### EXERCISE INSTRUCTIONS
Every line of the entries below from the one containing "1. The dog owner" to the one containing "7. The hamster", both ends included, must be written out exactly. No other line belongs in the answer.

### DATASET RECORDS
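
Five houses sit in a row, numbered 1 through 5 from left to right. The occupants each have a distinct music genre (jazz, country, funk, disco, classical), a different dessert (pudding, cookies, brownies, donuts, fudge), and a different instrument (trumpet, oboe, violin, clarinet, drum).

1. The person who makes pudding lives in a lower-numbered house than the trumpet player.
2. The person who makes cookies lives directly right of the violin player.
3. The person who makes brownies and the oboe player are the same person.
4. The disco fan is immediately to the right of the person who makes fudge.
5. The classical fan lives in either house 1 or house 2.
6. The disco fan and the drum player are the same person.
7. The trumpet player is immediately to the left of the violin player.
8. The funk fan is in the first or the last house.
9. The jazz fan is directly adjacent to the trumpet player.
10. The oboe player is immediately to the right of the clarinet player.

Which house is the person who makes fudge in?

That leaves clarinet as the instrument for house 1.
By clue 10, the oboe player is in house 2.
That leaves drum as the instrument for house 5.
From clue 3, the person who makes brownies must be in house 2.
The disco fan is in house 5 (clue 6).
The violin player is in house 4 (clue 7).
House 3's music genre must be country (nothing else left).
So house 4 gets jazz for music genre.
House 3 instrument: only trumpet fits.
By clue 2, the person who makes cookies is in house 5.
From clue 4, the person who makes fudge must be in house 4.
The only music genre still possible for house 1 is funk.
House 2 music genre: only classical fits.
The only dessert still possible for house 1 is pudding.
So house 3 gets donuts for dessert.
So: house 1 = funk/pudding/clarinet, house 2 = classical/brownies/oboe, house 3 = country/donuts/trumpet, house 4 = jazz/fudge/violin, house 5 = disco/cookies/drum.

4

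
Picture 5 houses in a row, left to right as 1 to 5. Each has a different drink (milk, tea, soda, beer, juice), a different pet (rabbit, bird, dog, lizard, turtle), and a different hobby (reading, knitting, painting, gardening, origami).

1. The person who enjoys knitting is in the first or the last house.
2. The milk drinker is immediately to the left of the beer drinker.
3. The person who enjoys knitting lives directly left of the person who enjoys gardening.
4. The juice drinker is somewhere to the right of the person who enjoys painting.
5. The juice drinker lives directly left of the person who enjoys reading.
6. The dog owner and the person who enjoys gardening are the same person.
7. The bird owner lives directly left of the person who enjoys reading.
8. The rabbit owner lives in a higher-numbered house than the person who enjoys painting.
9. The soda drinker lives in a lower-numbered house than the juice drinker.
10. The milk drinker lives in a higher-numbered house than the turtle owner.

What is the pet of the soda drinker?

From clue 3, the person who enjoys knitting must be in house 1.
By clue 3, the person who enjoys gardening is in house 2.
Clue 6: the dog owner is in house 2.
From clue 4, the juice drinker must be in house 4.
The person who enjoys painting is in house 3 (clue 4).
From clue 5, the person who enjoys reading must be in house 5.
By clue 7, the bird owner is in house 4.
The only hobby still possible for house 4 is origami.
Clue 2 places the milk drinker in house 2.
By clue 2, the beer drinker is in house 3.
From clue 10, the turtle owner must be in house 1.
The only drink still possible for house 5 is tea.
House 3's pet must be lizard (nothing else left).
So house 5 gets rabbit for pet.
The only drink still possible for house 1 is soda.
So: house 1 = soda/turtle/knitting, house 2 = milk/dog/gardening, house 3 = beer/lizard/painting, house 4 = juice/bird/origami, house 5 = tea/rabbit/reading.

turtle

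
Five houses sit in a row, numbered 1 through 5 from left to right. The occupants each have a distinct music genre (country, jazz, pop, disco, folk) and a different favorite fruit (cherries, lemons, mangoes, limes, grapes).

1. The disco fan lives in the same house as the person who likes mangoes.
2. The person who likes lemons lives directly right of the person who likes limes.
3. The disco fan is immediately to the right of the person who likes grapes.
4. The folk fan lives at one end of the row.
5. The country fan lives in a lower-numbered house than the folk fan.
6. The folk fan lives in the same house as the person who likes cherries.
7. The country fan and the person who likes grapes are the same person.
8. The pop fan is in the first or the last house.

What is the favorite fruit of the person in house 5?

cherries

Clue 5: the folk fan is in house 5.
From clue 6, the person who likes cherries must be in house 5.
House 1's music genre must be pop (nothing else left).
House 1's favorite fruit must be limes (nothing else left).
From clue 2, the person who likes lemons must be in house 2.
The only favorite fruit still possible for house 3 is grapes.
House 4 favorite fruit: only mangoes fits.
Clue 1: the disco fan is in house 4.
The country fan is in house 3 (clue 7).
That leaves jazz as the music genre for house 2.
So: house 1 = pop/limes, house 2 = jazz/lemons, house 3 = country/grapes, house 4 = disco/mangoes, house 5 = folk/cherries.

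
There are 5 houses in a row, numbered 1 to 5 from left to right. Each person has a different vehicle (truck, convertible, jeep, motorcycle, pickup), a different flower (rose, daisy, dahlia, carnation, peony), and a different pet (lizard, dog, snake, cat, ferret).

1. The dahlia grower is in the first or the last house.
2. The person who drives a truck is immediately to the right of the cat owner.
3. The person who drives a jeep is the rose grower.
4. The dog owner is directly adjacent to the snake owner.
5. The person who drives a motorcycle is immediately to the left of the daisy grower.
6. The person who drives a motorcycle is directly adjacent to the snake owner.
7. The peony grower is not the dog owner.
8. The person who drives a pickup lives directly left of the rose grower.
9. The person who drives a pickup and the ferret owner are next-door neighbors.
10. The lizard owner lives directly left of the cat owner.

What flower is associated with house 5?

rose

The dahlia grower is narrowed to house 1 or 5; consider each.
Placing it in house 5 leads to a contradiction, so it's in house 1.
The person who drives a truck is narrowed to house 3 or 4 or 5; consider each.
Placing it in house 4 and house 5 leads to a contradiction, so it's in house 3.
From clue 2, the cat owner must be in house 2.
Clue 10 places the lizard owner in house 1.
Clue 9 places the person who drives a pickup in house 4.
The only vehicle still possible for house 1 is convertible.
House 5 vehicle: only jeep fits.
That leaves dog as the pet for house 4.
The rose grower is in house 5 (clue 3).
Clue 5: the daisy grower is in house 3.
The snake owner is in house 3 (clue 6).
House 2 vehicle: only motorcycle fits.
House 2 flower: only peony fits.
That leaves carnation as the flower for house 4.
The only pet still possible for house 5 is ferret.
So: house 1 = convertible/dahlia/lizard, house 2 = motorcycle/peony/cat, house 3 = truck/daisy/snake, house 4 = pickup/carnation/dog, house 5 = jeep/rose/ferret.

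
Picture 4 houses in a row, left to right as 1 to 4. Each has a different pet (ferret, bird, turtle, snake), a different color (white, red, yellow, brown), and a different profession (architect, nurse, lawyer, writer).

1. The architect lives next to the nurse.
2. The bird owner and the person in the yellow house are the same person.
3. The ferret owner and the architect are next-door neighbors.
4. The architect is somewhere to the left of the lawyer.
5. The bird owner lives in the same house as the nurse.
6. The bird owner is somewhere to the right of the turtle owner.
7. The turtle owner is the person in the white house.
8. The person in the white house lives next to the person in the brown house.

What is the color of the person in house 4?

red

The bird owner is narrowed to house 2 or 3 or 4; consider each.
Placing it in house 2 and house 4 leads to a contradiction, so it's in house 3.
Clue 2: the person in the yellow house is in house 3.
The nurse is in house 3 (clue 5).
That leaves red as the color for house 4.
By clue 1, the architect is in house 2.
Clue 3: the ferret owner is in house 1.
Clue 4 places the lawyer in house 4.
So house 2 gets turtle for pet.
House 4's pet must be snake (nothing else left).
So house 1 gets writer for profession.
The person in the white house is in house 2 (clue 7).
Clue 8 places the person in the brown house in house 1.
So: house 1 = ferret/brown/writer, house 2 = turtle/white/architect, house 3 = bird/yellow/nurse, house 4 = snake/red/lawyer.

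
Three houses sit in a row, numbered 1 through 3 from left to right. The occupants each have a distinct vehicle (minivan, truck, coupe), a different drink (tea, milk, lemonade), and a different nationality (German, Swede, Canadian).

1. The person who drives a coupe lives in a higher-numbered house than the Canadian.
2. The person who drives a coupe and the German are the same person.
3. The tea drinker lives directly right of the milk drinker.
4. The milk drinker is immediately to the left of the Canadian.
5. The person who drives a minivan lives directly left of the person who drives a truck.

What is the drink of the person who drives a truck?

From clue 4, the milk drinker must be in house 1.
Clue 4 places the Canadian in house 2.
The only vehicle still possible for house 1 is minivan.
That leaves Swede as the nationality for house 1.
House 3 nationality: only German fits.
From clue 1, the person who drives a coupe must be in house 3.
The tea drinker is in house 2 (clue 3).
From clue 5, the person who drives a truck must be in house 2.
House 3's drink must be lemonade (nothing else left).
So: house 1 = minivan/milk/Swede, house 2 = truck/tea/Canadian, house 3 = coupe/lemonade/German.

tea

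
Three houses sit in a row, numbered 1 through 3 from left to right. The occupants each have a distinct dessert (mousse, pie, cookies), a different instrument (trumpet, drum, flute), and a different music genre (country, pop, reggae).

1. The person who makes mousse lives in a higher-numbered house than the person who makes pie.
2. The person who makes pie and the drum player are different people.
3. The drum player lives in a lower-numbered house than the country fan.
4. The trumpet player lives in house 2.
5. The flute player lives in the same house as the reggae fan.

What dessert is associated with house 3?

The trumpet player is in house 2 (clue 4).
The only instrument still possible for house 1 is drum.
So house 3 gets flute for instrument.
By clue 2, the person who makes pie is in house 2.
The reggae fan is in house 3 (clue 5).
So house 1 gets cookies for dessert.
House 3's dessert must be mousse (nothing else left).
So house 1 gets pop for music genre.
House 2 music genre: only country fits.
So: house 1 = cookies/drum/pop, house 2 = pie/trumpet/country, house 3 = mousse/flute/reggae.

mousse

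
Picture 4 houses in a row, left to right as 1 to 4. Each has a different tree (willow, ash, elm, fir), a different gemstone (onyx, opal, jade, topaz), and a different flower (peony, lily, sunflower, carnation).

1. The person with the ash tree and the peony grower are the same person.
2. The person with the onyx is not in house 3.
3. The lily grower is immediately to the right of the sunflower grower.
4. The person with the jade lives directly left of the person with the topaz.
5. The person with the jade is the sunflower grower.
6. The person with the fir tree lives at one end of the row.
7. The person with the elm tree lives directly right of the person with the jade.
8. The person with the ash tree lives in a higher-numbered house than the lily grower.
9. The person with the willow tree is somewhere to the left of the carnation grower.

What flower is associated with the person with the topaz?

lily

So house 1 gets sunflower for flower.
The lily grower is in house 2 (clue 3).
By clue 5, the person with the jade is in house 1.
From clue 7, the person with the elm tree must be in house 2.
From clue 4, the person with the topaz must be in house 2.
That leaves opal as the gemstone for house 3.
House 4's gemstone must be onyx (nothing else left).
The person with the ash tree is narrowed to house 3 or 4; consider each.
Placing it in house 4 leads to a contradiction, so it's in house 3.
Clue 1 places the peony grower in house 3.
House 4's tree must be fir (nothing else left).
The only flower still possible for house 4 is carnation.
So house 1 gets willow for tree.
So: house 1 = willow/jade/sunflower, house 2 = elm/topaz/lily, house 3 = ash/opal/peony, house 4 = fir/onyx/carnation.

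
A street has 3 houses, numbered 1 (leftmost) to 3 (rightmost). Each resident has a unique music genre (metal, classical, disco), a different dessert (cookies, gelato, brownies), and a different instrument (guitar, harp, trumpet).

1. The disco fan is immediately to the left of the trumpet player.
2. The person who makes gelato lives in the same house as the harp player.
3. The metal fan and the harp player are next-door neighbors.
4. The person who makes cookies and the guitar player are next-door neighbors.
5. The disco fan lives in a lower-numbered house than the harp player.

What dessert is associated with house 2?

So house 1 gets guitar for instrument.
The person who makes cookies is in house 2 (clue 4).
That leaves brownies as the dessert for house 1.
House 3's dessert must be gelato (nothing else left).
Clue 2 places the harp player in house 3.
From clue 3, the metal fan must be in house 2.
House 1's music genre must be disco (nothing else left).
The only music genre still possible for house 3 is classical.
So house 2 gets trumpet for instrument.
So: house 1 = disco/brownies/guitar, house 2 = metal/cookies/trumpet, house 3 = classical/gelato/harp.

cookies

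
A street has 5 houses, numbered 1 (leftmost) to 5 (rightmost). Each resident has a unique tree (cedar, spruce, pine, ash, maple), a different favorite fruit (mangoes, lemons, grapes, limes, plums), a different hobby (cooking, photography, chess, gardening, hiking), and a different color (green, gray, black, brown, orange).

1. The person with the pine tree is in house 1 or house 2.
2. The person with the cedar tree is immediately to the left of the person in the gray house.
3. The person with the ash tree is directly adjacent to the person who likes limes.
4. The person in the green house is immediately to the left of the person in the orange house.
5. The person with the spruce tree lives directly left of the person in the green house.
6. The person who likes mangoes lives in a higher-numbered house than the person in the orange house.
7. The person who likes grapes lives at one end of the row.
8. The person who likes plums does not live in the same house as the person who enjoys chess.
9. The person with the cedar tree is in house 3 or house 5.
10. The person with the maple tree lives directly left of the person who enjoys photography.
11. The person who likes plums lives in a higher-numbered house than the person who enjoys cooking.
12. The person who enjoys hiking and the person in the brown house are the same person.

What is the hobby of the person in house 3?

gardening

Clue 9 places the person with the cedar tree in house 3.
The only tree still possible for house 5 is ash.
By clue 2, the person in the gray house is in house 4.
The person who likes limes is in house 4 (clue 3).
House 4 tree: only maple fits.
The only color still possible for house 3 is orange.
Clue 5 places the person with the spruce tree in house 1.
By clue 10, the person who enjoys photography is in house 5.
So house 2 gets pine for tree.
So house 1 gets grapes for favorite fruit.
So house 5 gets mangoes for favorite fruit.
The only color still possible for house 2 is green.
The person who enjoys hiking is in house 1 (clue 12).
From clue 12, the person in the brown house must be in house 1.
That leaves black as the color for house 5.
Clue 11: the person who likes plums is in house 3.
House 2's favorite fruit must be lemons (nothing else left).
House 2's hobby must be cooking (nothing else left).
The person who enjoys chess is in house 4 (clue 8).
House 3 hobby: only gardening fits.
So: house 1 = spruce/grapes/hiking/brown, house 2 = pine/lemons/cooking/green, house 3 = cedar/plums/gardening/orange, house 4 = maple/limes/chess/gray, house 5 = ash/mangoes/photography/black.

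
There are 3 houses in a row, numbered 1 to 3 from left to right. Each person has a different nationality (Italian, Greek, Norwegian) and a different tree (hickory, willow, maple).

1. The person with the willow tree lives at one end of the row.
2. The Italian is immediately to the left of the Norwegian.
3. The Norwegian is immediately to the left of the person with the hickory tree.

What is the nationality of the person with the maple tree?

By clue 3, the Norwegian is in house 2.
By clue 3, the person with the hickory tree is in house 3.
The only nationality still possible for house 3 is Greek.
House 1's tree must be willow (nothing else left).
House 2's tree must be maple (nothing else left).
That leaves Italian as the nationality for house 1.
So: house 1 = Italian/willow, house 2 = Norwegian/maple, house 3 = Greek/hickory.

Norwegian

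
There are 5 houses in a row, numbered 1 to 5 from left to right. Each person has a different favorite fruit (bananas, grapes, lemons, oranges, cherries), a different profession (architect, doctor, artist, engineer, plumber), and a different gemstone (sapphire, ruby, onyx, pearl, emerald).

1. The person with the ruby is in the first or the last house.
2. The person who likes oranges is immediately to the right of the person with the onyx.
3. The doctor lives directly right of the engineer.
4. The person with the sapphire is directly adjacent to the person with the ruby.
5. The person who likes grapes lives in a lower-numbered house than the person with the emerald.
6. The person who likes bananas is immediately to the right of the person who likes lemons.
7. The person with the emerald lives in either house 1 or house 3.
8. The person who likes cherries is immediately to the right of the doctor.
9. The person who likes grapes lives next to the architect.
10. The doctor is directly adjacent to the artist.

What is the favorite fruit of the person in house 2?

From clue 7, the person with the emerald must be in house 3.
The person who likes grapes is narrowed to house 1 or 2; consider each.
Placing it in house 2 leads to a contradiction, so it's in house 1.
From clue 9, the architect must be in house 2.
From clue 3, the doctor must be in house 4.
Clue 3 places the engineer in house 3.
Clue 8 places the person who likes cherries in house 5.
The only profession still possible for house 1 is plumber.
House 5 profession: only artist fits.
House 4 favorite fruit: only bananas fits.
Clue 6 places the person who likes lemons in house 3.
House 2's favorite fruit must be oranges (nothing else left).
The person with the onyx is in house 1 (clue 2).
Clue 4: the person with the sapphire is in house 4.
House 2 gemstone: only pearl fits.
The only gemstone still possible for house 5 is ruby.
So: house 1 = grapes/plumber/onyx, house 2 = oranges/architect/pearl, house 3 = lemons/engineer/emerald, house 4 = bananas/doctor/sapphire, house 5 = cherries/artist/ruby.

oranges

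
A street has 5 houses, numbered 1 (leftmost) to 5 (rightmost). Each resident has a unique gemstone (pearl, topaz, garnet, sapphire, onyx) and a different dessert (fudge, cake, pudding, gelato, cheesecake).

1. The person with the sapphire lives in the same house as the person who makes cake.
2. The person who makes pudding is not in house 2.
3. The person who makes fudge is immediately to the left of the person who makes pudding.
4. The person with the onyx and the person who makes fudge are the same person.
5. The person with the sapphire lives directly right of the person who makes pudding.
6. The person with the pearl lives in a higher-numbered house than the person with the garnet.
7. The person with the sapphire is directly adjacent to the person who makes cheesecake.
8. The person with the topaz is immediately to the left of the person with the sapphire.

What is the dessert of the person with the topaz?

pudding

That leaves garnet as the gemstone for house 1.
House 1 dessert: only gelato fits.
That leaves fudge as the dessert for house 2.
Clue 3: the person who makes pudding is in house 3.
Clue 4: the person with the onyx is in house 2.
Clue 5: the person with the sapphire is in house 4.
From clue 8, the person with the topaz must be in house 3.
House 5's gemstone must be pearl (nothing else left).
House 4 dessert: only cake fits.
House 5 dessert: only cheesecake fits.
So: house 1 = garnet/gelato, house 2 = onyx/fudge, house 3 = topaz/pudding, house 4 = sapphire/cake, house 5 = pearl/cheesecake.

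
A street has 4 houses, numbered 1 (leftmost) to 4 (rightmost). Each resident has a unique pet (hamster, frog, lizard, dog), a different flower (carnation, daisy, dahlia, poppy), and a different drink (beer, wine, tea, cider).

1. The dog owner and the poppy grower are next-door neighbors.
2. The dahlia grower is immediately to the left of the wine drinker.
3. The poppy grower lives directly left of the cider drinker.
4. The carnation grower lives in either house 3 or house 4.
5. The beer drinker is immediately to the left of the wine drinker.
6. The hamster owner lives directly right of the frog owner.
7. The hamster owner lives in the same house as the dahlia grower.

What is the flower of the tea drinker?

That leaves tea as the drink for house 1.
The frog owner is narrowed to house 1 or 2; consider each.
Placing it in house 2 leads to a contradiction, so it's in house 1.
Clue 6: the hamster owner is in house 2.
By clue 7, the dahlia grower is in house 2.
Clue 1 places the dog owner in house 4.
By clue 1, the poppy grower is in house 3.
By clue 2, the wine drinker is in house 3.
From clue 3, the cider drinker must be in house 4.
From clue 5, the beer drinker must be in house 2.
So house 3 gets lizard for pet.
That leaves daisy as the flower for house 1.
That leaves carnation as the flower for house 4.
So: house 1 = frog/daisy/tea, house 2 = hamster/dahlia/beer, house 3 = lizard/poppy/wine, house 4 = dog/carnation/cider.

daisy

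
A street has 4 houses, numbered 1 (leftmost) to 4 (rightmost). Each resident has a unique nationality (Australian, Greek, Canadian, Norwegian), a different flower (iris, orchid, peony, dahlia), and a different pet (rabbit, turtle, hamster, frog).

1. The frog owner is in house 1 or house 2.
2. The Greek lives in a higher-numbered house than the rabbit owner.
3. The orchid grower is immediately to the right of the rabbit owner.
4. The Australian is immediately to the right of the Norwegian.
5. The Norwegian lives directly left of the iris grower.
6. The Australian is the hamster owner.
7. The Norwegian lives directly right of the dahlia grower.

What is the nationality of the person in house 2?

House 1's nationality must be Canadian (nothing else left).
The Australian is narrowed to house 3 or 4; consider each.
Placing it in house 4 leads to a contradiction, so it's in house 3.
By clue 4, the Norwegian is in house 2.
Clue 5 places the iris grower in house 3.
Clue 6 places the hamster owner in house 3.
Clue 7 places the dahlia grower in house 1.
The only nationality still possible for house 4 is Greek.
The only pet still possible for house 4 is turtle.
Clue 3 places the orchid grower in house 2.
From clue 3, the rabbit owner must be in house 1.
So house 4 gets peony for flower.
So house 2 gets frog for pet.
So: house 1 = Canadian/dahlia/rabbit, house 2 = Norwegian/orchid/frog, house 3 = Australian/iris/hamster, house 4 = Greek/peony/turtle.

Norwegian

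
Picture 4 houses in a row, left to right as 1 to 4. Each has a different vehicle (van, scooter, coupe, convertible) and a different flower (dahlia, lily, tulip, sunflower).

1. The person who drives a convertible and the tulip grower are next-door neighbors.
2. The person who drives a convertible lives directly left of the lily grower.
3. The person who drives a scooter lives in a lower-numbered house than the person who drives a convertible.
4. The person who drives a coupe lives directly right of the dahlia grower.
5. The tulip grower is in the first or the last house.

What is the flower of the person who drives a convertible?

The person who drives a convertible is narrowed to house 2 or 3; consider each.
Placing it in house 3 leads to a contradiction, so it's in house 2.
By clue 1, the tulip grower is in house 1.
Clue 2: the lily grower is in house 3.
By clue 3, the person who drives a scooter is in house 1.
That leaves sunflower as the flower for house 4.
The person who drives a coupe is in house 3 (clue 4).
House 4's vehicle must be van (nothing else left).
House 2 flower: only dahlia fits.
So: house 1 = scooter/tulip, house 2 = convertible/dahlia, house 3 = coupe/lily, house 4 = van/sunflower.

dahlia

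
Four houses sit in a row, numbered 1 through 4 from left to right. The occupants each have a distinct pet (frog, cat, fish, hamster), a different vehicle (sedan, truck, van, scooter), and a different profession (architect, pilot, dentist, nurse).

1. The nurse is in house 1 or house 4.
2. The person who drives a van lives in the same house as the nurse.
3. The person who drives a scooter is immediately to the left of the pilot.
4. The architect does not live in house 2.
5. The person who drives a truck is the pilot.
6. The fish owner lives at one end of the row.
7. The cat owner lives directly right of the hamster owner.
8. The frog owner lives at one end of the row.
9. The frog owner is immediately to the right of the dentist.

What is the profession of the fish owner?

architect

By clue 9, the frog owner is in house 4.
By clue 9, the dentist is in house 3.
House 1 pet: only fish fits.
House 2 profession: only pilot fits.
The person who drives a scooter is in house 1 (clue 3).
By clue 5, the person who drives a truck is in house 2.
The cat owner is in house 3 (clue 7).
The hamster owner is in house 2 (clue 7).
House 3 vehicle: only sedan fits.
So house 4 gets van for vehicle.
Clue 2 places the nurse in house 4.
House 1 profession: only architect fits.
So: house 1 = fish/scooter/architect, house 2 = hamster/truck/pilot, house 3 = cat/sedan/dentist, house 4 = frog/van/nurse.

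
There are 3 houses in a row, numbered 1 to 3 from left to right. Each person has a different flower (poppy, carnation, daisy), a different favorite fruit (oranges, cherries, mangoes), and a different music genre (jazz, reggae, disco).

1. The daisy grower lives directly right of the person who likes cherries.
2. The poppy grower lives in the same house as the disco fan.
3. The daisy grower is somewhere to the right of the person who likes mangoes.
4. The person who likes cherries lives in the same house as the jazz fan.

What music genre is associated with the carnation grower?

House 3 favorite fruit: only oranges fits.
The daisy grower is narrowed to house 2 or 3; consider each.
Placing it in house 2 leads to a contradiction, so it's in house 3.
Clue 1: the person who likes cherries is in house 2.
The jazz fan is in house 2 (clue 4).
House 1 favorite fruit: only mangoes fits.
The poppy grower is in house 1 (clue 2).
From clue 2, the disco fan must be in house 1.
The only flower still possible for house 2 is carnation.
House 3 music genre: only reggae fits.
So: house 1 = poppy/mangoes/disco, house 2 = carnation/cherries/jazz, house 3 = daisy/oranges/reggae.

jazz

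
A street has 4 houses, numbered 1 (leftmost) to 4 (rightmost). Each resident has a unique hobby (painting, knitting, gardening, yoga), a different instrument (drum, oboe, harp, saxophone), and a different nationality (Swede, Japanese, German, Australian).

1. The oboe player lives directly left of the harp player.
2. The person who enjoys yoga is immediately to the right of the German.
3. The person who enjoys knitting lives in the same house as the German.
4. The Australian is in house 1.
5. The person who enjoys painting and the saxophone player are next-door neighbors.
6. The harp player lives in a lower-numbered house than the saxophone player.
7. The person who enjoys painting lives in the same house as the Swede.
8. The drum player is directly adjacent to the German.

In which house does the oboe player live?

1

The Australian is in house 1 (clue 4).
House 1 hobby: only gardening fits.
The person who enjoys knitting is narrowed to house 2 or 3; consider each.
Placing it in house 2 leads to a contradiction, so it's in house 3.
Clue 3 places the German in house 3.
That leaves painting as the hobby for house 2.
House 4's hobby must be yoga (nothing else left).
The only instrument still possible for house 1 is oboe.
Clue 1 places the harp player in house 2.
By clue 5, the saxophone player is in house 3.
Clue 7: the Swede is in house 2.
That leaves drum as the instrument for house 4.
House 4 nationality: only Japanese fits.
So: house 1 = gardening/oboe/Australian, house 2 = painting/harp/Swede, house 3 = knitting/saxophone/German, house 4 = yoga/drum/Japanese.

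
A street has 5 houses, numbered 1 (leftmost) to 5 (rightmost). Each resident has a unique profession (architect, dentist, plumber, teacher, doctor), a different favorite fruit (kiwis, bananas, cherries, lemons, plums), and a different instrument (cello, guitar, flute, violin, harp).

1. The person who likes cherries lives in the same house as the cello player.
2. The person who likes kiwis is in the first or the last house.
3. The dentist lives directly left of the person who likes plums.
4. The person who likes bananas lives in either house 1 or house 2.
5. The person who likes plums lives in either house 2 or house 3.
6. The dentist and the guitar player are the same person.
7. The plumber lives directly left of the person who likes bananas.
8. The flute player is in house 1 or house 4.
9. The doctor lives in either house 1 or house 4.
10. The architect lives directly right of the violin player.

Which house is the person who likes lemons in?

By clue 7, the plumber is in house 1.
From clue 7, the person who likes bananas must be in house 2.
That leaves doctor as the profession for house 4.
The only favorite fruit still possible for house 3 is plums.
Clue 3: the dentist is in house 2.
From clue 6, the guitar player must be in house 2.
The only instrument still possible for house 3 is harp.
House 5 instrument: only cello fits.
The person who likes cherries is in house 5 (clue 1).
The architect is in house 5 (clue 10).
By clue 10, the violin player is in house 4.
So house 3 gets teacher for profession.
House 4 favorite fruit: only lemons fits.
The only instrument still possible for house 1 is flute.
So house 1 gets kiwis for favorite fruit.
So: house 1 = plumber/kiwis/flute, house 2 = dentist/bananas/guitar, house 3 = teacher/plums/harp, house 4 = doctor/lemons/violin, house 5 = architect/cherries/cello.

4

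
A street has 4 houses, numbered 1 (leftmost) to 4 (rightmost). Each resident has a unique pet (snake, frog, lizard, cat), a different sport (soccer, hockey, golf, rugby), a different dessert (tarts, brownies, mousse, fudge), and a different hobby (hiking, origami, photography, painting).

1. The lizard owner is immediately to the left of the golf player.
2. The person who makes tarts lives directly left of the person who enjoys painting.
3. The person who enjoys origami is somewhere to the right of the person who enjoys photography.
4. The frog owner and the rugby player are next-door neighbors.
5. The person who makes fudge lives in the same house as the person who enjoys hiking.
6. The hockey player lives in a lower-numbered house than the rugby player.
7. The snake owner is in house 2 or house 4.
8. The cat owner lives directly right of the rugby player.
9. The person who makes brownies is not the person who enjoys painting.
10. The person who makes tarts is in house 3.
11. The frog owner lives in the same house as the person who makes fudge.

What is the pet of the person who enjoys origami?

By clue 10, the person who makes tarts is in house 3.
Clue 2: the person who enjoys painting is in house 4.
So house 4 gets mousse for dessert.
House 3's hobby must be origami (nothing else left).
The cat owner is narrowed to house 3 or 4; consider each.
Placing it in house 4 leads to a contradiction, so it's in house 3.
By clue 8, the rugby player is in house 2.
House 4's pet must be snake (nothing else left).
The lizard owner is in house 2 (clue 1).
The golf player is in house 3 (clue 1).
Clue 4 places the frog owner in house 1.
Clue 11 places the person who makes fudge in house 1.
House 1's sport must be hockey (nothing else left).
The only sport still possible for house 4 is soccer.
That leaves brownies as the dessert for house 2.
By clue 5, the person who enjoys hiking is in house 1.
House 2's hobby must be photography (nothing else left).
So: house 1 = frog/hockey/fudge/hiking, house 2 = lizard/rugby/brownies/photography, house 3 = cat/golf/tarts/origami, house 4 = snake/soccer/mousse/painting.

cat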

### ANSWER BOX
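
1. The dog owner and the poppy grower are next-door neighbors.
2. The dahlia grower is immediately to the left of the wine drinker.
3. The poppy grower lives directly left of the cider drinker.
4. The carnation grower lives in either house 3 or house 4.
5. The beer drinker is immediately to the left of the wine drinker.
6. The hamster owner lives directly right of the frog owner.
7. The hamster owner lives in the same house as the dahlia grower.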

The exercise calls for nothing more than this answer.